**INPUT FOR THIS TASK**
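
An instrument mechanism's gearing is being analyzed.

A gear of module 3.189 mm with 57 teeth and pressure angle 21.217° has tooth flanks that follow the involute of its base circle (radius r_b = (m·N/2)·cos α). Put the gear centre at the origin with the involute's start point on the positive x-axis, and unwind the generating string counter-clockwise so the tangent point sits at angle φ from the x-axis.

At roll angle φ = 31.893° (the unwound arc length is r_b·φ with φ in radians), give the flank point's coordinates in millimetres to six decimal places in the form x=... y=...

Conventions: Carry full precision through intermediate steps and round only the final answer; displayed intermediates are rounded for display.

x=96.852479 y=4.721680

recognized (one wheel, involute flank): single-mesh tooth geometry, m = 3.189, N = 57
pitch radius r_p = m·N/2 = 3.189·57/2 = 90.886500
base radius r_b = r_p·cos α = 90.886500·cos 21.217° = 84.725892
roll angle φ = 31.893° = 0.55663786 rad
x = r_b·(cos φ + φ·sin φ) = 96.852479
y = r_b·(sin φ − φ·cos φ) = 4.721680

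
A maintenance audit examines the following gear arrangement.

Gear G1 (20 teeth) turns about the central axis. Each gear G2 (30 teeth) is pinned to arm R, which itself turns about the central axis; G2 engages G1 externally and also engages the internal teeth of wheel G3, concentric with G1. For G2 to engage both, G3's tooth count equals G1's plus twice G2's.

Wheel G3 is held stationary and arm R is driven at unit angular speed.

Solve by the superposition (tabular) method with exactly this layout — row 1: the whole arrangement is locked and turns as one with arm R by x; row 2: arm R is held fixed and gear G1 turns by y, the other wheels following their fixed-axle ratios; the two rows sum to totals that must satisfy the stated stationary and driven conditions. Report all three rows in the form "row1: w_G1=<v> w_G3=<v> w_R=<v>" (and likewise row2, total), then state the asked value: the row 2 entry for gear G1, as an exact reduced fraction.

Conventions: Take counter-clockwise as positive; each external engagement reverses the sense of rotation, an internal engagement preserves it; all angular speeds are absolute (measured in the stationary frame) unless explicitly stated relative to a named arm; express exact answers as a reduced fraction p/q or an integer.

class = planetary set [G3 = 20+2·30 = 80; Willis about the carrier]
row 1 — lock + rotate with arm: ω_sun = ω_ring = ω_arm = x
row 2 — arm fixed, fixed-axis ratios: sun y, ring −(20/80)·y, arm 0
boundary: total ω_ring = x − (20/80)·y = 0 and total ω_arm = x = 1  ⇒  y = 4, x = 1
row 2 ring = −(20/80)·4 = -1
totals (row 1 + row 2): sun 1 + 4 = 5, ring 1 + (-1) = 0, arm 1 + 0 = 1
asked cell (row2, sun) = 4

row1: w_G1=1 w_G3=1 w_R=1
row2: w_G1=4 w_G3=-1 w_R=0
total: w_G1=5 w_G3=0 w_R=1
asked value: 4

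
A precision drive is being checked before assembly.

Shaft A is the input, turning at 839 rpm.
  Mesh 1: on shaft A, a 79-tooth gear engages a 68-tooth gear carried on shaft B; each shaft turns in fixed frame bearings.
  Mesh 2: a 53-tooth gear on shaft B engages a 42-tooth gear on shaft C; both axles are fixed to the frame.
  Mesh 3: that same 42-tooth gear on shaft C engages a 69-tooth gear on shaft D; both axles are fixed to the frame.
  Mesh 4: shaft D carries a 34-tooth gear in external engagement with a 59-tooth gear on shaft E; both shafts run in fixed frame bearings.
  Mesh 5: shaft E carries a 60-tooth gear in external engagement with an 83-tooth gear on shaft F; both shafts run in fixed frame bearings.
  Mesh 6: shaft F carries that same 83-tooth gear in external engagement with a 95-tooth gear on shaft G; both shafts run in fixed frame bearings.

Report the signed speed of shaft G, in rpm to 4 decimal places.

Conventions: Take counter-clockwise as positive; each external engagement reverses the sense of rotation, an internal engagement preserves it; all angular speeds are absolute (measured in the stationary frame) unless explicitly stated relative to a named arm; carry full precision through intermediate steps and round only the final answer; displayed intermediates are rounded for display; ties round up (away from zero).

+272.4968 rpm

recognized (7 fixed axles, 6 meshes): fixed-axis compound train
mesh 1 [79T→68T]: ω = 839.0000×79/68 = 974.7206 rpm, sense flips to −
mesh 2 [53T→42T]: ω = 974.7206×53/42 = 1230.0046 rpm, sense flips to +
mesh 3 [42T→69T]: ω = 1230.0046×42/69 = 748.6984 rpm, sense flips to −
mesh 4 [34T→59T]: ω = 748.6984×34/59 = 431.4533 rpm, sense flips to +
mesh 5 [60T→83T]: ω = 431.4533×60/83 = 311.8940 rpm, sense flips to −
mesh 6 [83T→95T]: ω = 311.8940×83/95 = 272.4968 rpm, sense flips to +
signed output speed = +272.4968 rpm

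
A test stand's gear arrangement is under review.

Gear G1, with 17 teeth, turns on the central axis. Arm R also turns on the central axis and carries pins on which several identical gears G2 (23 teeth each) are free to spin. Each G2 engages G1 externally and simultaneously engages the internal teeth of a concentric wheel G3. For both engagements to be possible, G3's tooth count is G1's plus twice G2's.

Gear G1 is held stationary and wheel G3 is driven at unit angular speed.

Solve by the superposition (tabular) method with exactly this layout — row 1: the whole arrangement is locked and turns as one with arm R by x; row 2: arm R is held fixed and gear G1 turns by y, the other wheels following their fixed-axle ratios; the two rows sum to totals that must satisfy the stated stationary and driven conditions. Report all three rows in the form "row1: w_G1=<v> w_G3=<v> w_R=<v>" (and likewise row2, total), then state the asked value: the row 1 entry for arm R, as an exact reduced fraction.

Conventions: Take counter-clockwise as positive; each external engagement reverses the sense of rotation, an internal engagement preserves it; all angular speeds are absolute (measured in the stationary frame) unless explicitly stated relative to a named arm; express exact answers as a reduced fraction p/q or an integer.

topology: planetary set — G1 17T / G2 23T / G3 63T, arm = carrier (Willis)
row 1 (train locked, turned with arm): all members turn x
superposition row 2 [arm held]: sun y, ring −(17/63)·y, arm 0
boundary: total ω_sun = x + y = 0 and total ω_ring = x − (17/63)·y = 1  ⇒  y = -63/80, x = 63/80
row 2 ring = −(17/63)·(-63/80) = 17/80
totals (row 1 + row 2): sun 63/80 + (-63/80) = 0, ring 63/80 + 17/80 = 1, arm 63/80 + 0 = 63/80
asked cell (row1, arm) = 63/80

row1: w_G1=63/80 w_G3=63/80 w_R=63/80
row2: w_G1=-63/80 w_G3=17/80 w_R=0
total: w_G1=0 w_G3=1 w_R=63/80
asked value: 63/80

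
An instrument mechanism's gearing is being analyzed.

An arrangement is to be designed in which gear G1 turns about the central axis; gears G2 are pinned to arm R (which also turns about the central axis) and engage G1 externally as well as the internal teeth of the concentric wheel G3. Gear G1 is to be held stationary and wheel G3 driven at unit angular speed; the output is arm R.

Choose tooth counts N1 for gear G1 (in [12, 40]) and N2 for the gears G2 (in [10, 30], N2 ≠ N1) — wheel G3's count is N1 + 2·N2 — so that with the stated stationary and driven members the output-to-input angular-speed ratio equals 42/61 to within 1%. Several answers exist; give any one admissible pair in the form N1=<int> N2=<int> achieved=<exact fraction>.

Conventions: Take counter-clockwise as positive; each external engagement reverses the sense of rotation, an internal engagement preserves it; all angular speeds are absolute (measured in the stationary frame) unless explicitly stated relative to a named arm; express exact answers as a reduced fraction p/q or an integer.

N1=38 N2=23 achieved=42/61

planetary set to be sized for 42/61 (Willis relation)
Willis with ω_sun = 0: ω_arm/ω_ring = N3/(N1+N3); set equal to 42/61  ⇒  N3/N1 = (42/61)/(1 − 42/61) = 42/19
N3 = N1 + 2·N2  ⇒  N2/N1 = (N3/N1 − 1)/2 = (42/19 − 1)/2 = 23/38
smallest multiple with N1 ≥ 12 and N2 ≥ 10: k = 1  ⇒  N1 = 1·38 = 38, N2 = 1·23 = 23 (N1 ≤ 40, N2 ≤ 30, N2 ≠ N1 ✓), N3 = 38 + 2·23 = 84
check: N3/(N1+N3) with N1 = 38, N3 = 84 gives 42/61; |achieved − target| = 0 ≤ 21/3050 ✓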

**EXERCISE AIM**
Could you retype exactly the lines above, starting at the line that contains "Mesh 5: shaft" and ending at the line that contains "A test stand's", and nothing more?

**WRITTEN SOLUTION**
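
  Mesh 5: shaft E carries a 60-tooth gear in external engagement with an 83-tooth gear on shaft F; both shafts run in fixed frame bearings.
  Mesh 6: shaft F carries that same 83-tooth gear in external engagement with a 95-tooth gear on shaft G; both shafts run in fixed frame bearings.

Report the signed speed of shaft G, in rpm to 4 decimal places.

Conventions: Take counter-clockwise as positive; each external engagement reverses the sense of rotation, an internal engagement preserves it; all angular speeds are absolute (measured in the stationary frame) unless explicitly stated relative to a named arm; carry full precision through intermediate steps and round only the final answer; displayed intermediates are rounded for display; ties round up (away from zero).

+272.4968 rpm

recognized (7 fixed axles, 6 meshes): fixed-axis compound train
mesh 1 [79T→68T]: ω = 839.0000×79/68 = 974.7206 rpm, sense flips to −
mesh 2 [53T→42T]: ω = 974.7206×53/42 = 1230.0046 rpm, sense flips to +
mesh 3 [42T→69T]: ω = 1230.0046×42/69 = 748.6984 rpm, sense flips to −
mesh 4 [34T→59T]: ω = 748.6984×34/59 = 431.4533 rpm, sense flips to +
mesh 5 [60T→83T]: ω = 431.4533×60/83 = 311.8940 rpm, sense flips to −
mesh 6 [83T→95T]: ω = 311.8940×83/95 = 272.4968 rpm, sense flips to +
signed output speed = +272.4968 rpm

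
A test stand's gear arrangement is under review.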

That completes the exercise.